- HOW TO COMPLETE THIS TASK:
Please return all the records exactly, with nothing left out.

Data items:

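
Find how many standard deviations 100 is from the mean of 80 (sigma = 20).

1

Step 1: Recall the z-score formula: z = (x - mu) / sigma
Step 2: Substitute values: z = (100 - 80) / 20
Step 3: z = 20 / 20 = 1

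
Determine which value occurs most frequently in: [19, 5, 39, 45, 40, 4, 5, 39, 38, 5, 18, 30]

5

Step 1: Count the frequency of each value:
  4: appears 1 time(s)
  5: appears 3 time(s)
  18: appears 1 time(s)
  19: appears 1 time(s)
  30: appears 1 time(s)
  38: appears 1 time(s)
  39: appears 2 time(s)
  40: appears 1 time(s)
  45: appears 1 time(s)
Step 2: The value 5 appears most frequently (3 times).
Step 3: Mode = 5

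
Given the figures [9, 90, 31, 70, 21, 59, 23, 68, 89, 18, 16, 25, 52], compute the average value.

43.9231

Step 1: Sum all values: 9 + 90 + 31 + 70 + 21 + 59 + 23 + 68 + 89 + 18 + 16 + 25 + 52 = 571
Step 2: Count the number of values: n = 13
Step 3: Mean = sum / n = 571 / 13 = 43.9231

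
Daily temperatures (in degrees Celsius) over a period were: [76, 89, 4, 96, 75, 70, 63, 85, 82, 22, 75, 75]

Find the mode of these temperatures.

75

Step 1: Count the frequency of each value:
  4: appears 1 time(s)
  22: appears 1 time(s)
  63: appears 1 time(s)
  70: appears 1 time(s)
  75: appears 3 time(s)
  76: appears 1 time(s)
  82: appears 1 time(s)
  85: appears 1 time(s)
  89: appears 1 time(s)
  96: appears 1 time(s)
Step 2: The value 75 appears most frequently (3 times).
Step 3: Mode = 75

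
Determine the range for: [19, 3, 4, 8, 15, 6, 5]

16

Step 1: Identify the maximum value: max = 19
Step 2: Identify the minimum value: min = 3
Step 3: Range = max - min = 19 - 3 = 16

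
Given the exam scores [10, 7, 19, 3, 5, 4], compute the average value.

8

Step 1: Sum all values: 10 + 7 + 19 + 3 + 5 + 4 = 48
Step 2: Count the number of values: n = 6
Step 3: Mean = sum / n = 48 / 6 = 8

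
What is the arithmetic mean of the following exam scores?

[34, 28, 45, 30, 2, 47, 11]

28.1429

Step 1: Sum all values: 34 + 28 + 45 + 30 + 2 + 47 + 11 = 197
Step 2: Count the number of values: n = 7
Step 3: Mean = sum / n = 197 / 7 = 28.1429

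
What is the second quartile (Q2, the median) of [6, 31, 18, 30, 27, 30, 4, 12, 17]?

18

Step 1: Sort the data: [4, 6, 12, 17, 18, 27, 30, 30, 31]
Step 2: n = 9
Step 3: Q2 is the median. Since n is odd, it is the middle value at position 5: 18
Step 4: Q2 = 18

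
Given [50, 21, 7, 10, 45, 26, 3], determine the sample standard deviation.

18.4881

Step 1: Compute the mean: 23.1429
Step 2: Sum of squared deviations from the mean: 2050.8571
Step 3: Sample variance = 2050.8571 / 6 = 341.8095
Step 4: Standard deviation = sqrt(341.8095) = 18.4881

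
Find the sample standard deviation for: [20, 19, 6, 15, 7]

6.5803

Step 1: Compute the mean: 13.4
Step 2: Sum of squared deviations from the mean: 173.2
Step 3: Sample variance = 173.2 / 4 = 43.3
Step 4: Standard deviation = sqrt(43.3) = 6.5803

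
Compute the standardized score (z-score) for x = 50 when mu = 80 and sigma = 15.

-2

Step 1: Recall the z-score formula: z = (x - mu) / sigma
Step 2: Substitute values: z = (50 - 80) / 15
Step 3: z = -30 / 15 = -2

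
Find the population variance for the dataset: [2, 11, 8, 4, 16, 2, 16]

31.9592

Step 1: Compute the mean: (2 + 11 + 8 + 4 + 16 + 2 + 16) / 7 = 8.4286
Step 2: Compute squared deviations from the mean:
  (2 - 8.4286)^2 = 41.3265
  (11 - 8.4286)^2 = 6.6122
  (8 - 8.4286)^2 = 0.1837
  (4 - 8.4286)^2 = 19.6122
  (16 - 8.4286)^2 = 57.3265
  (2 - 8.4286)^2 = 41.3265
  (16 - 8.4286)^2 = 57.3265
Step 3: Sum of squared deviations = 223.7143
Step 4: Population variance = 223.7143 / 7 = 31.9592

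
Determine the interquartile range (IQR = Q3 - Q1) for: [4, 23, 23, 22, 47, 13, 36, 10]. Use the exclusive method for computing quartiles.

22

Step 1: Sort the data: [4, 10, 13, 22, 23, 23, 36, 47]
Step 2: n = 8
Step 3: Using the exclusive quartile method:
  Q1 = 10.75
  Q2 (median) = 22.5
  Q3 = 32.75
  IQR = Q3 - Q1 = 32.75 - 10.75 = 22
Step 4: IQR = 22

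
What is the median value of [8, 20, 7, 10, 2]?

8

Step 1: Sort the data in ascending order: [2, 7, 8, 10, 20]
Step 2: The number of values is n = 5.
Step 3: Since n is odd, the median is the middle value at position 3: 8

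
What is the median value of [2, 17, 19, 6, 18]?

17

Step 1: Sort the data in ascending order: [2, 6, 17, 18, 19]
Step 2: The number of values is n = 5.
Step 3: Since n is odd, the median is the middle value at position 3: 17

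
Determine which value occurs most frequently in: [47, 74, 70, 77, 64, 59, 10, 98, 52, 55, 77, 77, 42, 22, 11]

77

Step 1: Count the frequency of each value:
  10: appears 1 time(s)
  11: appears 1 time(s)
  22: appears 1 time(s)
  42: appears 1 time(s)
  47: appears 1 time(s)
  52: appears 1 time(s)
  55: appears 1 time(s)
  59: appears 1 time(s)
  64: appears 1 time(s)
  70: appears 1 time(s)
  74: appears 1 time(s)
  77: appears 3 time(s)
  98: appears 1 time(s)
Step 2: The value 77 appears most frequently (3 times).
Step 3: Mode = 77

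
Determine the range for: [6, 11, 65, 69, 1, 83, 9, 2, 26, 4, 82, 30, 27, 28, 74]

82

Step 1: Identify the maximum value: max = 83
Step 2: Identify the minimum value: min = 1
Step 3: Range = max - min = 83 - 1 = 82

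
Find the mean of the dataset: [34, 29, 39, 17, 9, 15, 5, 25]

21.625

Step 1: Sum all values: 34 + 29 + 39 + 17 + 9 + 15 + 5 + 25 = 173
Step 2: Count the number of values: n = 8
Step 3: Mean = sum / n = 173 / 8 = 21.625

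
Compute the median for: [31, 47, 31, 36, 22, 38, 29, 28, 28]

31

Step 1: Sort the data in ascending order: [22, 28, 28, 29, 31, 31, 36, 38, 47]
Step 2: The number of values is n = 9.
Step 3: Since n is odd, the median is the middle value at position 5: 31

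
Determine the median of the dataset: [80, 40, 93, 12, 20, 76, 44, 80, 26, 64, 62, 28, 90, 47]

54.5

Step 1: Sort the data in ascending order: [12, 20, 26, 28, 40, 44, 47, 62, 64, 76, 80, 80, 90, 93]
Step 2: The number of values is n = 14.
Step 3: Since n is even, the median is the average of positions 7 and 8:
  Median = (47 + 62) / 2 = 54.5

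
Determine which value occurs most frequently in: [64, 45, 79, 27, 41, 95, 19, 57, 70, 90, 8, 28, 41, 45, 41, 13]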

- RESULT FOR THIS TASK:
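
Find how many standard deviations 100 is from the mean of 80 (sigma = 20).

1

Step 1: Recall the z-score formula: z = (x - mu) / sigma
Step 2: Substitute values: z = (100 - 80) / 20
Step 3: z = 20 / 20 = 1

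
Determine which value occurs most frequently in: [19, 5, 39, 45, 40, 4, 5, 39, 38, 5, 18, 30]

5

Step 1: Count the frequency of each value:
  4: appears 1 time(s)
  5: appears 3 time(s)
  18: appears 1 time(s)
  19: appears 1 time(s)
  30: appears 1 time(s)
  38: appears 1 time(s)
  39: appears 2 time(s)
  40: appears 1 time(s)
  45: appears 1 time(s)
Step 2: The value 5 appears most frequently (3 times).
Step 3: Mode = 5

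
Given the figures [9, 90, 31, 70, 21, 59, 23, 68, 89, 18, 16, 25, 52], compute the average value.

43.9231

Step 1: Sum all values: 9 + 90 + 31 + 70 + 21 + 59 + 23 + 68 + 89 + 18 + 16 + 25 + 52 = 571
Step 2: Count the number of values: n = 13
Step 3: Mean = sum / n = 571 / 13 = 43.9231

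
Daily temperatures (in degrees Celsius) over a period were: [76, 89, 4, 96, 75, 70, 63, 85, 82, 22, 75, 75]

Find the mode of these temperatures.

75

Step 1: Count the frequency of each value:
  4: appears 1 time(s)
  22: appears 1 time(s)
  63: appears 1 time(s)
  70: appears 1 time(s)
  75: appears 3 time(s)
  76: appears 1 time(s)
  82: appears 1 time(s)
  85: appears 1 time(s)
  89: appears 1 time(s)
  96: appears 1 time(s)
Step 2: The value 75 appears most frequently (3 times).
Step 3: Mode = 75

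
Determine the range for: [19, 3, 4, 8, 15, 6, 5]

16

Step 1: Identify the maximum value: max = 19
Step 2: Identify the minimum value: min = 3
Step 3: Range = max - min = 19 - 3 = 16

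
Given the exam scores [10, 7, 19, 3, 5, 4], compute the average value.

8

Step 1: Sum all values: 10 + 7 + 19 + 3 + 5 + 4 = 48
Step 2: Count the number of values: n = 6
Step 3: Mean = sum / n = 48 / 6 = 8

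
What is the arithmetic mean of the following exam scores?

[34, 28, 45, 30, 2, 47, 11]

28.1429

Step 1: Sum all values: 34 + 28 + 45 + 30 + 2 + 47 + 11 = 197
Step 2: Count the number of values: n = 7
Step 3: Mean = sum / n = 197 / 7 = 28.1429

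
What is the second quartile (Q2, the median) of [6, 31, 18, 30, 27, 30, 4, 12, 17]?

18

Step 1: Sort the data: [4, 6, 12, 17, 18, 27, 30, 30, 31]
Step 2: n = 9
Step 3: Q2 is the median. Since n is odd, it is the middle value at position 5: 18
Step 4: Q2 = 18

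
Given [50, 21, 7, 10, 45, 26, 3], determine the sample standard deviation.

18.4881

Step 1: Compute the mean: 23.1429
Step 2: Sum of squared deviations from the mean: 2050.8571
Step 3: Sample variance = 2050.8571 / 6 = 341.8095
Step 4: Standard deviation = sqrt(341.8095) = 18.4881

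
Find the sample standard deviation for: [20, 19, 6, 15, 7]

6.5803

Step 1: Compute the mean: 13.4
Step 2: Sum of squared deviations from the mean: 173.2
Step 3: Sample variance = 173.2 / 4 = 43.3
Step 4: Standard deviation = sqrt(43.3) = 6.5803

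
Compute the standardized score (z-score) for x = 50 when mu = 80 and sigma = 15.

-2

Step 1: Recall the z-score formula: z = (x - mu) / sigma
Step 2: Substitute values: z = (50 - 80) / 15
Step 3: z = -30 / 15 = -2

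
Find the population variance for the dataset: [2, 11, 8, 4, 16, 2, 16]

31.9592

Step 1: Compute the mean: (2 + 11 + 8 + 4 + 16 + 2 + 16) / 7 = 8.4286
Step 2: Compute squared deviations from the mean:
  (2 - 8.4286)^2 = 41.3265
  (11 - 8.4286)^2 = 6.6122
  (8 - 8.4286)^2 = 0.1837
  (4 - 8.4286)^2 = 19.6122
  (16 - 8.4286)^2 = 57.3265
  (2 - 8.4286)^2 = 41.3265
  (16 - 8.4286)^2 = 57.3265
Step 3: Sum of squared deviations = 223.7143
Step 4: Population variance = 223.7143 / 7 = 31.9592

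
Determine the interquartile range (IQR = Q3 - Q1) for: [4, 23, 23, 22, 47, 13, 36, 10]. Use the exclusive method for computing quartiles.

22

Step 1: Sort the data: [4, 10, 13, 22, 23, 23, 36, 47]
Step 2: n = 8
Step 3: Using the exclusive quartile method:
  Q1 = 10.75
  Q2 (median) = 22.5
  Q3 = 32.75
  IQR = Q3 - Q1 = 32.75 - 10.75 = 22
Step 4: IQR = 22

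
What is the median value of [8, 20, 7, 10, 2]?

8

Step 1: Sort the data in ascending order: [2, 7, 8, 10, 20]
Step 2: The number of values is n = 5.
Step 3: Since n is odd, the median is the middle value at position 3: 8

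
What is the median value of [2, 17, 19, 6, 18]?

17

Step 1: Sort the data in ascending order: [2, 6, 17, 18, 19]
Step 2: The number of values is n = 5.
Step 3: Since n is odd, the median is the middle value at position 3: 17

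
Determine which value occurs most frequently in: [47, 74, 70, 77, 64, 59, 10, 98, 52, 55, 77, 77, 42, 22, 11]

77

Step 1: Count the frequency of each value:
  10: appears 1 time(s)
  11: appears 1 time(s)
  22: appears 1 time(s)
  42: appears 1 time(s)
  47: appears 1 time(s)
  52: appears 1 time(s)
  55: appears 1 time(s)
  59: appears 1 time(s)
  64: appears 1 time(s)
  70: appears 1 time(s)
  74: appears 1 time(s)
  77: appears 3 time(s)
  98: appears 1 time(s)
Step 2: The value 77 appears most frequently (3 times).
Step 3: Mode = 77

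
Determine the range for: [6, 11, 65, 69, 1, 83, 9, 2, 26, 4, 82, 30, 27, 28, 74]

82

Step 1: Identify the maximum value: max = 83
Step 2: Identify the minimum value: min = 1
Step 3: Range = max - min = 83 - 1 = 82

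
Find the mean of the dataset: [34, 29, 39, 17, 9, 15, 5, 25]

21.625

Step 1: Sum all values: 34 + 29 + 39 + 17 + 9 + 15 + 5 + 25 = 173
Step 2: Count the number of values: n = 8
Step 3: Mean = sum / n = 173 / 8 = 21.625

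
Compute the median for: [31, 47, 31, 36, 22, 38, 29, 28, 28]

31

Step 1: Sort the data in ascending order: [22, 28, 28, 29, 31, 31, 36, 38, 47]
Step 2: The number of values is n = 9.
Step 3: Since n is odd, the median is the middle value at position 5: 31

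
Determine the median of the dataset: [80, 40, 93, 12, 20, 76, 44, 80, 26, 64, 62, 28, 90, 47]

54.5

Step 1: Sort the data in ascending order: [12, 20, 26, 28, 40, 44, 47, 62, 64, 76, 80, 80, 90, 93]
Step 2: The number of values is n = 14.
Step 3: Since n is even, the median is the average of positions 7 and 8:
  Median = (47 + 62) / 2 = 54.5

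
Determine which value occurs most frequently in: [64, 45, 79, 27, 41, 95, 19, 57, 70, 90, 8, 28, 41, 45, 41, 13]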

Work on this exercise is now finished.